Problem details:
Reproduce the entries. Match every word.

================

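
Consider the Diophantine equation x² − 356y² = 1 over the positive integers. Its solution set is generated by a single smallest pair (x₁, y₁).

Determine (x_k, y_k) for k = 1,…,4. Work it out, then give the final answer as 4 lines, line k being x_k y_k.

√356 = [18; 1,6,1,1,2,…,6,1,36, …], period ℓ=14 (even) → k=13
k=0  a_k=18  p_k/q_k = 18/1
…
k=2  a_k=6  p_k/q_k = 132/7
…
k=5  a_k=2  p_k/q_k = 717/38
k=6  a_k=1  p_k/q_k = 1000/53
…
k=8  a_k=1  p_k/q_k = 9717/515
…
k=10  a_k=1  p_k/q_k = 37868/2007
k=11  a_k=1  p_k/q_k = 66019/3499
k=12  a_k=6  p_k/q_k = 433982/23001
k=13  a_k=1  p_k/q_k = 500001/26500
(x₁, y₁) = (500001, 26500);  500001² − 356·26500² = 1 ✓
(500001+26500√356)^2 = 500002000001 + 26500053000√356
(500001+26500√356)^3 = 500003000004500001 + 26500106000079500√356
(500001+26500√356)^4 = 500004000010000008000001 + 26500159000265000106000√356

500001 26500
500002000001 26500053000
500003000004500001 26500106000079500
500004000010000008000001 26500159000265000106000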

================

Answer for this exercise:
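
Consider the Diophantine equation x² − 356y² = 1 over the positive integers. Its solution set is generated by a single smallest pair (x₁, y₁).

Determine (x_k, y_k) for k = 1,…,4. Work it out, then give the final answer as 4 lines, line k being x_k y_k.

√356 = [18; 1,6,1,1,2,…,6,1,36, …], period ℓ=14 (even) → k=13
k=0  a_k=18  p_k/q_k = 18/1
…
k=2  a_k=6  p_k/q_k = 132/7
…
k=5  a_k=2  p_k/q_k = 717/38
k=6  a_k=1  p_k/q_k = 1000/53
…
k=8  a_k=1  p_k/q_k = 9717/515
…
k=10  a_k=1  p_k/q_k = 37868/2007
k=11  a_k=1  p_k/q_k = 66019/3499
k=12  a_k=6  p_k/q_k = 433982/23001
k=13  a_k=1  p_k/q_k = 500001/26500
(x₁, y₁) = (500001, 26500);  500001² − 356·26500² = 1 ✓
(500001+26500√356)^2 = 500002000001 + 26500053000√356
(500001+26500√356)^3 = 500003000004500001 + 26500106000079500√356
(500001+26500√356)^4 = 500004000010000008000001 + 26500159000265000106000√356

500001 26500
500002000001 26500053000
500003000004500001 26500106000079500
500004000010000008000001 26500159000265000106000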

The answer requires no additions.